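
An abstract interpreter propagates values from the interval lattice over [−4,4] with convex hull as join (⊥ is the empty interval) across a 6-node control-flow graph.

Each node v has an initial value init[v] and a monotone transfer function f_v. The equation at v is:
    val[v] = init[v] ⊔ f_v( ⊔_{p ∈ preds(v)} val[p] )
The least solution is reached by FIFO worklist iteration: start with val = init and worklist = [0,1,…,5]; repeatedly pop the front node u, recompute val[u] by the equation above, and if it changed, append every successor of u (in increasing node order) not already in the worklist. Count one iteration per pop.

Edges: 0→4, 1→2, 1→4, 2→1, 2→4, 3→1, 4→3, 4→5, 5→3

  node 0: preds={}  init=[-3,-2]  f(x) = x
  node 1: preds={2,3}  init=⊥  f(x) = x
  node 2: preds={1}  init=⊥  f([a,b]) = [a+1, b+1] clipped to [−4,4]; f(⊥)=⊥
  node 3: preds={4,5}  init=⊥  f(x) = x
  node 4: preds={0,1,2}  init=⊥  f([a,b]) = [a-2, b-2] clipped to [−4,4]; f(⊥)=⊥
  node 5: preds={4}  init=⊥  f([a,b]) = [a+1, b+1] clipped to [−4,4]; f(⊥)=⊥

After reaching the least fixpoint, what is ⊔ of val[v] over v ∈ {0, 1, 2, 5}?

[-4,4]

Iteration log — 45 steps:
  step 1. node 0  ⊔preds=⊥  new=[-3,-2]  stable
  step 2. node 1  ⊔preds=⊥  new=⊥  stable
  step 3. node 2  ⊔preds=⊥  new=⊥  stable
  step 4. node 3  ⊔preds=⊥  new=⊥  stable
  step 5. node 4  ⊔preds=[-3,-2]  new=[-4,-4]  old=⊥  +wl: 3
  step 6. node 5  ⊔preds=[-4,-4]  new=[-3,-3]  old=⊥  +wl: 
  step 7. node 3  ⊔preds=[-4,-3]  new=[-4,-3]  old=⊥  +wl: 1
  step 8. node 1  ⊔preds=[-4,-3]  new=[-4,-3]  old=⊥  +wl: 2,4
  step 9. node 2  ⊔preds=[-4,-3]  new=[-3,-2]  old=⊥  +wl: 1
  step 10. node 4  ⊔preds=[-4,-2]  new=[-4,-4]  stable
  step 11. node 1  ⊔preds=[-4,-2]  new=[-4,-2]  old=[-4,-3]  +wl: 2,4
  step 12. node 2  ⊔preds=[-4,-2]  new=[-3,-1]  old=[-3,-2]  +wl: 1
  step 13. node 4  ⊔preds=[-4,-1]  new=[-4,-3]  old=[-4,-4]  +wl: 3,5
  step 14. node 1  ⊔preds=[-4,-1]  new=[-4,-1]  old=[-4,-2]  +wl: 2,4
  step 15. node 3  ⊔preds=[-4,-3]  new=[-4,-3]  stable
  step 16. node 5  ⊔preds=[-4,-3]  new=[-3,-2]  old=[-3,-3]  +wl: 3
  step 17. node 2  ⊔preds=[-4,-1]  new=[-3,0]  old=[-3,-1]  +wl: 1
  step 18. node 4  ⊔preds=[-4,0]  new=[-4,-2]  old=[-4,-3]  +wl: 5
  step 19. node 3  ⊔preds=[-4,-2]  new=[-4,-2]  old=[-4,-3]  +wl: 
  step 20. node 1  ⊔preds=[-4,0]  new=[-4,0]  old=[-4,-1]  +wl: 2,4
  step 21. node 5  ⊔preds=[-4,-2]  new=[-3,-1]  old=[-3,-2]  +wl: 3
  step 22. node 2  ⊔preds=[-4,0]  new=[-3,1]  old=[-3,0]  +wl: 1
  step 23. node 4  ⊔preds=[-4,1]  new=[-4,-1]  old=[-4,-2]  +wl: 5
  step 24. node 3  ⊔preds=[-4,-1]  new=[-4,-1]  old=[-4,-2]  +wl: 
  step 25. node 1  ⊔preds=[-4,1]  new=[-4,1]  old=[-4,0]  +wl: 2,4
  step 26. node 5  ⊔preds=[-4,-1]  new=[-3,0]  old=[-3,-1]  +wl: 3
  step 27. node 2  ⊔preds=[-4,1]  new=[-3,2]  old=[-3,1]  +wl: 1
  step 28. node 4  ⊔preds=[-4,2]  new=[-4,0]  old=[-4,-1]  +wl: 5
  step 29. node 3  ⊔preds=[-4,0]  new=[-4,0]  old=[-4,-1]  +wl: 
  step 30. node 1  ⊔preds=[-4,2]  new=[-4,2]  old=[-4,1]  +wl: 2,4
  step 31. node 5  ⊔preds=[-4,0]  new=[-3,1]  old=[-3,0]  +wl: 3
  step 32. node 2  ⊔preds=[-4,2]  new=[-3,3]  old=[-3,2]  +wl: 1
  step 33. node 4  ⊔preds=[-4,3]  new=[-4,1]  old=[-4,0]  +wl: 5
  step 34. node 3  ⊔preds=[-4,1]  new=[-4,1]  old=[-4,0]  +wl: 
  step 35. node 1  ⊔preds=[-4,3]  new=[-4,3]  old=[-4,2]  +wl: 2,4
  step 36. node 5  ⊔preds=[-4,1]  new=[-3,2]  old=[-3,1]  +wl: 3
  step 37. node 2  ⊔preds=[-4,3]  new=[-3,4]  old=[-3,3]  +wl: 1
  step 38. node 4  ⊔preds=[-4,4]  new=[-4,2]  old=[-4,1]  +wl: 5
  step 39. node 3  ⊔preds=[-4,2]  new=[-4,2]  old=[-4,1]  +wl: 
  step 40. node 1  ⊔preds=[-4,4]  new=[-4,4]  old=[-4,3]  +wl: 2,4
  step 41. node 5  ⊔preds=[-4,2]  new=[-3,3]  old=[-3,2]  +wl: 3
  step 42. node 2  ⊔preds=[-4,4]  new=[-3,4]  stable
  step 43. node 4  ⊔preds=[-4,4]  new=[-4,2]  stable
  step 44. node 3  ⊔preds=[-4,3]  new=[-4,3]  old=[-4,2]  +wl: 1
  step 45. node 1  ⊔preds=[-4,4]  new=[-4,4]  stable

Least fixpoint reached:
  node 0: [-3,-2]
  node 1: [-4,4]
  node 2: [-3,4]
  node 3: [-4,3]
  node 4: [-4,2]
  node 5: [-3,3]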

——

Activity
Everything above from the line containing "The least solution" down to the line containing "b-2] clipped to [−4,4]; f(⊥)=⊥" is to be transcribed exactly, with both of those lines included and nothing else added.

Answer area
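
The least solution is reached by FIFO worklist iteration: start with val = init and worklist = [0,1,…,5]; repeatedly pop the front node u, recompute val[u] by the equation above, and if it changed, append every successor of u (in increasing node order) not already in the worklist. Count one iteration per pop.

Edges: 0→4, 1→2, 1→4, 2→1, 2→4, 3→1, 4→3, 4→5, 5→3

  node 0: preds={}  init=[-3,-2]  f(x) = x
  node 1: preds={2,3}  init=⊥  f(x) = x
  node 2: preds={1}  init=⊥  f([a,b]) = [a+1, b+1] clipped to [−4,4]; f(⊥)=⊥
  node 3: preds={4,5}  init=⊥  f(x) = x
  node 4: preds={0,1,2}  init=⊥  f([a,b]) = [a-2, b-2] clipped to [−4,4]; f(⊥)=⊥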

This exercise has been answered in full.